=== Materials provided ===

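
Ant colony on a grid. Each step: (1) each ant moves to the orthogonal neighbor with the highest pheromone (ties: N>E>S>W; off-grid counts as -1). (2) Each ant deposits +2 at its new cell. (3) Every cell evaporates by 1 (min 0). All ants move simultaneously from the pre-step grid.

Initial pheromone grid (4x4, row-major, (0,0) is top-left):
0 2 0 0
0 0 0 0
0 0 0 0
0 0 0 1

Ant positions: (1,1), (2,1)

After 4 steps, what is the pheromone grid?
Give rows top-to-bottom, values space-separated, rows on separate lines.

After step 1: ants at (0,1),(1,1)
  0 3 0 0
  0 1 0 0
  0 0 0 0
  0 0 0 0
After step 2: ants at (1,1),(0,1)
  0 4 0 0
  0 2 0 0
  0 0 0 0
  0 0 0 0
After step 3: ants at (0,1),(1,1)
  0 5 0 0
  0 3 0 0
  0 0 0 0
  0 0 0 0
After step 4: ants at (1,1),(0,1)
  0 6 0 0
  0 4 0 0
  0 0 0 0
  0 0 0 0

0 6 0 0
0 4 0 0
0 0 0 0
0 0 0 0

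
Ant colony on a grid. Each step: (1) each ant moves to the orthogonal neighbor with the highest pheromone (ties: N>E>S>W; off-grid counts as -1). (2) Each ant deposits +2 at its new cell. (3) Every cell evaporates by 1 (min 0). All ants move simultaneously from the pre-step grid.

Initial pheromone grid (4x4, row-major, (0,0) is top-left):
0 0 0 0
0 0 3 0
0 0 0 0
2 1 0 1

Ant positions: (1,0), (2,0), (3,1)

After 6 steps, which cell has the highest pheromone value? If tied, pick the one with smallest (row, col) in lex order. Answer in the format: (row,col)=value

Answer: (3,0)=8

Derivation:
Step 1: ant0:(1,0)->N->(0,0) | ant1:(2,0)->S->(3,0) | ant2:(3,1)->W->(3,0)
  grid max=5 at (3,0)
Step 2: ant0:(0,0)->E->(0,1) | ant1:(3,0)->N->(2,0) | ant2:(3,0)->N->(2,0)
  grid max=4 at (3,0)
Step 3: ant0:(0,1)->E->(0,2) | ant1:(2,0)->S->(3,0) | ant2:(2,0)->S->(3,0)
  grid max=7 at (3,0)
Step 4: ant0:(0,2)->E->(0,3) | ant1:(3,0)->N->(2,0) | ant2:(3,0)->N->(2,0)
  grid max=6 at (3,0)
Step 5: ant0:(0,3)->S->(1,3) | ant1:(2,0)->S->(3,0) | ant2:(2,0)->S->(3,0)
  grid max=9 at (3,0)
Step 6: ant0:(1,3)->N->(0,3) | ant1:(3,0)->N->(2,0) | ant2:(3,0)->N->(2,0)
  grid max=8 at (3,0)
Final grid:
  0 0 0 1
  0 0 0 0
  7 0 0 0
  8 0 0 0
Max pheromone 8 at (3,0)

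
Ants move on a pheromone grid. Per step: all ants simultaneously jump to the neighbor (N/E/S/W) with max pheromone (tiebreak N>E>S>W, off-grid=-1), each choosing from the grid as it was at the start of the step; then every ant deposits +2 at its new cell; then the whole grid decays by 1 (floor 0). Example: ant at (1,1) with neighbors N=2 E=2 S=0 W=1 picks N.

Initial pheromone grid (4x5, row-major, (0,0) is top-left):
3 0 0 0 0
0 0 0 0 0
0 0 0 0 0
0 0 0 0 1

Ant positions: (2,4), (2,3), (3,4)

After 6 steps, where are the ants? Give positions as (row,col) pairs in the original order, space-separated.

Step 1: ant0:(2,4)->S->(3,4) | ant1:(2,3)->N->(1,3) | ant2:(3,4)->N->(2,4)
  grid max=2 at (0,0)
Step 2: ant0:(3,4)->N->(2,4) | ant1:(1,3)->N->(0,3) | ant2:(2,4)->S->(3,4)
  grid max=3 at (3,4)
Step 3: ant0:(2,4)->S->(3,4) | ant1:(0,3)->E->(0,4) | ant2:(3,4)->N->(2,4)
  grid max=4 at (3,4)
Step 4: ant0:(3,4)->N->(2,4) | ant1:(0,4)->S->(1,4) | ant2:(2,4)->S->(3,4)
  grid max=5 at (3,4)
Step 5: ant0:(2,4)->S->(3,4) | ant1:(1,4)->S->(2,4) | ant2:(3,4)->N->(2,4)
  grid max=7 at (2,4)
Step 6: ant0:(3,4)->N->(2,4) | ant1:(2,4)->S->(3,4) | ant2:(2,4)->S->(3,4)
  grid max=9 at (3,4)

(2,4) (3,4) (3,4)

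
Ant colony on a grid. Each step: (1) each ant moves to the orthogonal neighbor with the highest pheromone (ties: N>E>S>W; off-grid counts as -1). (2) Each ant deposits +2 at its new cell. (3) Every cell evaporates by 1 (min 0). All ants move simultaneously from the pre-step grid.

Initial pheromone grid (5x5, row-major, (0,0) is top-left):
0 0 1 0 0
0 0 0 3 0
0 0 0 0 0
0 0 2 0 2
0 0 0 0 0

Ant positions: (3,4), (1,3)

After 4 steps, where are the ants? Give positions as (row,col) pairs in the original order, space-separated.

Step 1: ant0:(3,4)->N->(2,4) | ant1:(1,3)->N->(0,3)
  grid max=2 at (1,3)
Step 2: ant0:(2,4)->S->(3,4) | ant1:(0,3)->S->(1,3)
  grid max=3 at (1,3)
Step 3: ant0:(3,4)->N->(2,4) | ant1:(1,3)->N->(0,3)
  grid max=2 at (1,3)
Step 4: ant0:(2,4)->S->(3,4) | ant1:(0,3)->S->(1,3)
  grid max=3 at (1,3)

(3,4) (1,3)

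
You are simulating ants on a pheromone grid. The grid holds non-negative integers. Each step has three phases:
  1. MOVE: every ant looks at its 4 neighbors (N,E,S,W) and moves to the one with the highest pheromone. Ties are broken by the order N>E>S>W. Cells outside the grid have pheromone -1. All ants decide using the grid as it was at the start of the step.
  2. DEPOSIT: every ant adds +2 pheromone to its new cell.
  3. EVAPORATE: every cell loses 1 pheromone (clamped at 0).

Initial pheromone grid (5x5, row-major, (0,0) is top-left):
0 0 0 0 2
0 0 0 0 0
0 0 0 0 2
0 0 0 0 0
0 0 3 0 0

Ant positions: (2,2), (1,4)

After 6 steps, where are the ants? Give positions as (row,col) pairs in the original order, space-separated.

Step 1: ant0:(2,2)->N->(1,2) | ant1:(1,4)->N->(0,4)
  grid max=3 at (0,4)
Step 2: ant0:(1,2)->N->(0,2) | ant1:(0,4)->S->(1,4)
  grid max=2 at (0,4)
Step 3: ant0:(0,2)->E->(0,3) | ant1:(1,4)->N->(0,4)
  grid max=3 at (0,4)
Step 4: ant0:(0,3)->E->(0,4) | ant1:(0,4)->W->(0,3)
  grid max=4 at (0,4)
Step 5: ant0:(0,4)->W->(0,3) | ant1:(0,3)->E->(0,4)
  grid max=5 at (0,4)
Step 6: ant0:(0,3)->E->(0,4) | ant1:(0,4)->W->(0,3)
  grid max=6 at (0,4)

(0,4) (0,3)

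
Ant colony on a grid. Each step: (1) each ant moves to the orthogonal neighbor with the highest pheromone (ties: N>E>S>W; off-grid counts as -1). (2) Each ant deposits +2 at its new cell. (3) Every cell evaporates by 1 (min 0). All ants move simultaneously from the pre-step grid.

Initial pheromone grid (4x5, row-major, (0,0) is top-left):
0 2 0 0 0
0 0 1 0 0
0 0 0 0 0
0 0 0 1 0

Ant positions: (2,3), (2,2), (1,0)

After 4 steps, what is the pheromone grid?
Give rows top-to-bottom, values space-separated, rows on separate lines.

After step 1: ants at (3,3),(1,2),(0,0)
  1 1 0 0 0
  0 0 2 0 0
  0 0 0 0 0
  0 0 0 2 0
After step 2: ants at (2,3),(0,2),(0,1)
  0 2 1 0 0
  0 0 1 0 0
  0 0 0 1 0
  0 0 0 1 0
After step 3: ants at (3,3),(0,1),(0,2)
  0 3 2 0 0
  0 0 0 0 0
  0 0 0 0 0
  0 0 0 2 0
After step 4: ants at (2,3),(0,2),(0,1)
  0 4 3 0 0
  0 0 0 0 0
  0 0 0 1 0
  0 0 0 1 0

0 4 3 0 0
0 0 0 0 0
0 0 0 1 0
0 0 0 1 0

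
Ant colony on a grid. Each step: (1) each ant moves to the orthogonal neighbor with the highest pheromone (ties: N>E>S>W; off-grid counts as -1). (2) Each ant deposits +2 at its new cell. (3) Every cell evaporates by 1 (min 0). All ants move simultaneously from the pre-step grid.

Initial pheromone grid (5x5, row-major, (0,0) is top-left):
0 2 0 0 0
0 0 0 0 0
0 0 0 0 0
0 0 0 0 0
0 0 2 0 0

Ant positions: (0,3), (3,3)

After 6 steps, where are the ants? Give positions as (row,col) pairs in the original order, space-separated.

Step 1: ant0:(0,3)->E->(0,4) | ant1:(3,3)->N->(2,3)
  grid max=1 at (0,1)
Step 2: ant0:(0,4)->S->(1,4) | ant1:(2,3)->N->(1,3)
  grid max=1 at (1,3)
Step 3: ant0:(1,4)->W->(1,3) | ant1:(1,3)->E->(1,4)
  grid max=2 at (1,3)
Step 4: ant0:(1,3)->E->(1,4) | ant1:(1,4)->W->(1,3)
  grid max=3 at (1,3)
Step 5: ant0:(1,4)->W->(1,3) | ant1:(1,3)->E->(1,4)
  grid max=4 at (1,3)
Step 6: ant0:(1,3)->E->(1,4) | ant1:(1,4)->W->(1,3)
  grid max=5 at (1,3)

(1,4) (1,3)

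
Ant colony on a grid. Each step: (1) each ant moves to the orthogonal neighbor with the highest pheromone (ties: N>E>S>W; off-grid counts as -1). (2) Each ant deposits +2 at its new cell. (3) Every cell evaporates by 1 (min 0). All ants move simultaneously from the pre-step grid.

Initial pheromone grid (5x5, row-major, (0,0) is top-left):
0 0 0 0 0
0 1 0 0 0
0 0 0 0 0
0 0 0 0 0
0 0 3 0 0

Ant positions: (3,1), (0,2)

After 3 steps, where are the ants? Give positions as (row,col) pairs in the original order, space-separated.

Step 1: ant0:(3,1)->N->(2,1) | ant1:(0,2)->E->(0,3)
  grid max=2 at (4,2)
Step 2: ant0:(2,1)->N->(1,1) | ant1:(0,3)->E->(0,4)
  grid max=1 at (0,4)
Step 3: ant0:(1,1)->N->(0,1) | ant1:(0,4)->S->(1,4)
  grid max=1 at (0,1)

(0,1) (1,4)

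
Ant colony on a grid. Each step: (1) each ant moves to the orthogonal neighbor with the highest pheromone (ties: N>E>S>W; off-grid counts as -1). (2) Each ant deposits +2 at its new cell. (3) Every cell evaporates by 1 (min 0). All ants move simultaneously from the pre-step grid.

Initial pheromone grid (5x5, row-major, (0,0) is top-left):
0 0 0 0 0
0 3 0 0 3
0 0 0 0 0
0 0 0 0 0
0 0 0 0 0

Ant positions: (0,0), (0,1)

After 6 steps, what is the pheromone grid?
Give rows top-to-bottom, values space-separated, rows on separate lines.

After step 1: ants at (0,1),(1,1)
  0 1 0 0 0
  0 4 0 0 2
  0 0 0 0 0
  0 0 0 0 0
  0 0 0 0 0
After step 2: ants at (1,1),(0,1)
  0 2 0 0 0
  0 5 0 0 1
  0 0 0 0 0
  0 0 0 0 0
  0 0 0 0 0
After step 3: ants at (0,1),(1,1)
  0 3 0 0 0
  0 6 0 0 0
  0 0 0 0 0
  0 0 0 0 0
  0 0 0 0 0
After step 4: ants at (1,1),(0,1)
  0 4 0 0 0
  0 7 0 0 0
  0 0 0 0 0
  0 0 0 0 0
  0 0 0 0 0
After step 5: ants at (0,1),(1,1)
  0 5 0 0 0
  0 8 0 0 0
  0 0 0 0 0
  0 0 0 0 0
  0 0 0 0 0
After step 6: ants at (1,1),(0,1)
  0 6 0 0 0
  0 9 0 0 0
  0 0 0 0 0
  0 0 0 0 0
  0 0 0 0 0

0 6 0 0 0
0 9 0 0 0
0 0 0 0 0
0 0 0 0 0
0 0 0 0 0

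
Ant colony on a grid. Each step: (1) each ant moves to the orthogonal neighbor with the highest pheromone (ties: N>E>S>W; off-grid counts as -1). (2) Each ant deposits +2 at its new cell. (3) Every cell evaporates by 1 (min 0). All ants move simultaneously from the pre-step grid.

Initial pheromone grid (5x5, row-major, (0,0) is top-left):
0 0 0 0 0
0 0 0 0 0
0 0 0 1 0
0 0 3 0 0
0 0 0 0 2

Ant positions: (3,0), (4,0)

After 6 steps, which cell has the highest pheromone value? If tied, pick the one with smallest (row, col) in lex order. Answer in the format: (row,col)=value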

===

Retrieve all lines from the data that contain the string "start".

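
Ants move on a pheromone grid. Per step: all ants simultaneously jump to the neighbor (N/E/S/W) with max pheromone (tiebreak N>E>S>W, off-grid=-1), each choosing from the grid as it was at the start of the step; then every ant deposits +2 at its new cell; then the whole grid decays by 1 (floor 0). Example: ant at (1,1) with neighbors N=2 E=2 S=0 W=1 picks N.
  1. MOVE: every ant looks at its 4 neighbors (N,E,S,W) and moves to the one with the highest pheromone. Ties are broken by the order N>E>S>W. Cells outside the grid have pheromone -1. All ants decide using the grid as it was at the start of the step.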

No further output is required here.